Brief:
An exact copy of the listing is needed, with every line kept.

-*-*-

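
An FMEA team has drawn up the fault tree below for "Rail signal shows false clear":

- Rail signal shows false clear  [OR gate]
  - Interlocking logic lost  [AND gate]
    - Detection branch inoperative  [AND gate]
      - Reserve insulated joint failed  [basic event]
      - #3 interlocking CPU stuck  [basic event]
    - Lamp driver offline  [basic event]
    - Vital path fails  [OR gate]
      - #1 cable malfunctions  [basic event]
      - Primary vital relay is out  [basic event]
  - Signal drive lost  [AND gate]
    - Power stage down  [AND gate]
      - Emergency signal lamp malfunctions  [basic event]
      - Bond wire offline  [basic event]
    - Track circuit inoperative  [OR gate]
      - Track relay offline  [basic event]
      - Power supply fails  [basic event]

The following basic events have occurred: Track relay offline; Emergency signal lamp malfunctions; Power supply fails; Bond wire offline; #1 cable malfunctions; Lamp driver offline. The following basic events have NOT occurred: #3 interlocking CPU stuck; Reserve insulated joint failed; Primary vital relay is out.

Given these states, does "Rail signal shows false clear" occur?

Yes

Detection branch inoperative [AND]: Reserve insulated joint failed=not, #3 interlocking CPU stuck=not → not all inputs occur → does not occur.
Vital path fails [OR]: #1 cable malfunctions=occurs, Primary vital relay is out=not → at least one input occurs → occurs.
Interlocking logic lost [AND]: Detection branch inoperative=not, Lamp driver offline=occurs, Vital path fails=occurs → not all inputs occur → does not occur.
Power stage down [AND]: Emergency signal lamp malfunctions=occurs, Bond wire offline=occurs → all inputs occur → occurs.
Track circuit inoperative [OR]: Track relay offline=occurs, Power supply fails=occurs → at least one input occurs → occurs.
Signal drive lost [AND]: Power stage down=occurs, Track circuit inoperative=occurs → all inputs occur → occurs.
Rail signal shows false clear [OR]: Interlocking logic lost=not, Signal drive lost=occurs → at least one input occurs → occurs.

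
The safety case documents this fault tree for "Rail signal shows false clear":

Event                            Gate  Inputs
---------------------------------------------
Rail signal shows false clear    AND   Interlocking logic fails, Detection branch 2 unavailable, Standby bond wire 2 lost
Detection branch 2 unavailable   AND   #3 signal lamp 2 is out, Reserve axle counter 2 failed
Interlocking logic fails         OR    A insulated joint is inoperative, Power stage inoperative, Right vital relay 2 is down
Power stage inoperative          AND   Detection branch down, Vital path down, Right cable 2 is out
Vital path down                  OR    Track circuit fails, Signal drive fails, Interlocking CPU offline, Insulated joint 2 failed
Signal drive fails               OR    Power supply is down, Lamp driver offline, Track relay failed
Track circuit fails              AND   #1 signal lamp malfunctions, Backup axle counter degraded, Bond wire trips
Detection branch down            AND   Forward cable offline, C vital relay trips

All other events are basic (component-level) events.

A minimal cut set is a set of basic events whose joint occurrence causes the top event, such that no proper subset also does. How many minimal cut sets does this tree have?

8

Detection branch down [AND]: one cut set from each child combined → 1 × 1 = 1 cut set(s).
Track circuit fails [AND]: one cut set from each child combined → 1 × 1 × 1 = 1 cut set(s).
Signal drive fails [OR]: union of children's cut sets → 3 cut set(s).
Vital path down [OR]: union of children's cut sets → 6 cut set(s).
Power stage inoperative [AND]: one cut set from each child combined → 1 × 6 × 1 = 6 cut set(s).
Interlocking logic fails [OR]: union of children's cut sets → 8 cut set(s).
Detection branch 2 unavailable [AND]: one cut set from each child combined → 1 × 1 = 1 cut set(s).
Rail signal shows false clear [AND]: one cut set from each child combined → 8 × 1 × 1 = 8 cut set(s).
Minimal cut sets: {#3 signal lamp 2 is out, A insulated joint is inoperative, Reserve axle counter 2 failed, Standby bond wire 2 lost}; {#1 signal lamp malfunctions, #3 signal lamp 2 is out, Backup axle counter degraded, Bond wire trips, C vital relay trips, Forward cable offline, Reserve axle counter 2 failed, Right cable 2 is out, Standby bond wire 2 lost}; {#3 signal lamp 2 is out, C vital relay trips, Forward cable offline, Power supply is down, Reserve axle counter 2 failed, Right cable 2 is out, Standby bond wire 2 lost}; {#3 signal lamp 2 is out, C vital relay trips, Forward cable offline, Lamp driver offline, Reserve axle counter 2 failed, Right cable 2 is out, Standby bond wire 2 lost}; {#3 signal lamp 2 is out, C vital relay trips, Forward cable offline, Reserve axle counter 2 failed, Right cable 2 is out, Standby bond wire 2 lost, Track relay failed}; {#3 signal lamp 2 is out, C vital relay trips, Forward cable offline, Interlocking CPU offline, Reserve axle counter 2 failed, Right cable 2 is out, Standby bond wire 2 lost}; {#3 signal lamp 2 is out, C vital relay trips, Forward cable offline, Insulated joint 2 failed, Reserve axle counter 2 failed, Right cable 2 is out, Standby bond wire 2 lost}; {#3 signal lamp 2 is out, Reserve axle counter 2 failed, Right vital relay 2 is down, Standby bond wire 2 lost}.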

-*-*-

The answer:
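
An FMEA team has drawn up the fault tree below for "Rail signal shows false clear":

- Rail signal shows false clear  [OR gate]
  - Interlocking logic lost  [AND gate]
    - Detection branch inoperative  [AND gate]
      - Reserve insulated joint failed  [basic event]
      - #3 interlocking CPU stuck  [basic event]
    - Lamp driver offline  [basic event]
    - Vital path fails  [OR gate]
      - #1 cable malfunctions  [basic event]
      - Primary vital relay is out  [basic event]
  - Signal drive lost  [AND gate]
    - Power stage down  [AND gate]
      - Emergency signal lamp malfunctions  [basic event]
      - Bond wire offline  [basic event]
    - Track circuit inoperative  [OR gate]
      - Track relay offline  [basic event]
      - Power supply fails  [basic event]

The following basic events have occurred: Track relay offline; Emergency signal lamp malfunctions; Power supply fails; Bond wire offline; #1 cable malfunctions; Lamp driver offline. The following basic events have NOT occurred: #3 interlocking CPU stuck; Reserve insulated joint failed; Primary vital relay is out.

Given these states, does "Rail signal shows false clear" occur?

Yes

Detection branch inoperative [AND]: Reserve insulated joint failed=not, #3 interlocking CPU stuck=not → not all inputs occur → does not occur.
Vital path fails [OR]: #1 cable malfunctions=occurs, Primary vital relay is out=not → at least one input occurs → occurs.
Interlocking logic lost [AND]: Detection branch inoperative=not, Lamp driver offline=occurs, Vital path fails=occurs → not all inputs occur → does not occur.
Power stage down [AND]: Emergency signal lamp malfunctions=occurs, Bond wire offline=occurs → all inputs occur → occurs.
Track circuit inoperative [OR]: Track relay offline=occurs, Power supply fails=occurs → at least one input occurs → occurs.
Signal drive lost [AND]: Power stage down=occurs, Track circuit inoperative=occurs → all inputs occur → occurs.
Rail signal shows false clear [OR]: Interlocking logic lost=not, Signal drive lost=occurs → at least one input occurs → occurs.

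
The safety case documents this fault tree for "Rail signal shows false clear":

Event                            Gate  Inputs
---------------------------------------------
Rail signal shows false clear    AND   Interlocking logic fails, Detection branch 2 unavailable, Standby bond wire 2 lost
Detection branch 2 unavailable   AND   #3 signal lamp 2 is out, Reserve axle counter 2 failed
Interlocking logic fails         OR    A insulated joint is inoperative, Power stage inoperative, Right vital relay 2 is down
Power stage inoperative          AND   Detection branch down, Vital path down, Right cable 2 is out
Vital path down                  OR    Track circuit fails, Signal drive fails, Interlocking CPU offline, Insulated joint 2 failed
Signal drive fails               OR    Power supply is down, Lamp driver offline, Track relay failed
Track circuit fails              AND   #1 signal lamp malfunctions, Backup axle counter degraded, Bond wire trips
Detection branch down            AND   Forward cable offline, C vital relay trips

All other events are basic (component-level) events.

A minimal cut set is a set of basic events whose joint occurrence causes the top event, such that no proper subset also does. How many minimal cut sets does this tree have?

8

Detection branch down [AND]: one cut set from each child combined → 1 × 1 = 1 cut set(s).
Track circuit fails [AND]: one cut set from each child combined → 1 × 1 × 1 = 1 cut set(s).
Signal drive fails [OR]: union of children's cut sets → 3 cut set(s).
Vital path down [OR]: union of children's cut sets → 6 cut set(s).
Power stage inoperative [AND]: one cut set from each child combined → 1 × 6 × 1 = 6 cut set(s).
Interlocking logic fails [OR]: union of children's cut sets → 8 cut set(s).
Detection branch 2 unavailable [AND]: one cut set from each child combined → 1 × 1 = 1 cut set(s).
Rail signal shows false clear [AND]: one cut set from each child combined → 8 × 1 × 1 = 8 cut set(s).
Minimal cut sets: {#3 signal lamp 2 is out, A insulated joint is inoperative, Reserve axle counter 2 failed, Standby bond wire 2 lost}; {#1 signal lamp malfunctions, #3 signal lamp 2 is out, Backup axle counter degraded, Bond wire trips, C vital relay trips, Forward cable offline, Reserve axle counter 2 failed, Right cable 2 is out, Standby bond wire 2 lost}; {#3 signal lamp 2 is out, C vital relay trips, Forward cable offline, Power supply is down, Reserve axle counter 2 failed, Right cable 2 is out, Standby bond wire 2 lost}; {#3 signal lamp 2 is out, C vital relay trips, Forward cable offline, Lamp driver offline, Reserve axle counter 2 failed, Right cable 2 is out, Standby bond wire 2 lost}; {#3 signal lamp 2 is out, C vital relay trips, Forward cable offline, Reserve axle counter 2 failed, Right cable 2 is out, Standby bond wire 2 lost, Track relay failed}; {#3 signal lamp 2 is out, C vital relay trips, Forward cable offline, Interlocking CPU offline, Reserve axle counter 2 failed, Right cable 2 is out, Standby bond wire 2 lost}; {#3 signal lamp 2 is out, C vital relay trips, Forward cable offline, Insulated joint 2 failed, Reserve axle counter 2 failed, Right cable 2 is out, Standby bond wire 2 lost}; {#3 signal lamp 2 is out, Reserve axle counter 2 failed, Right vital relay 2 is down, Standby bond wire 2 lost}.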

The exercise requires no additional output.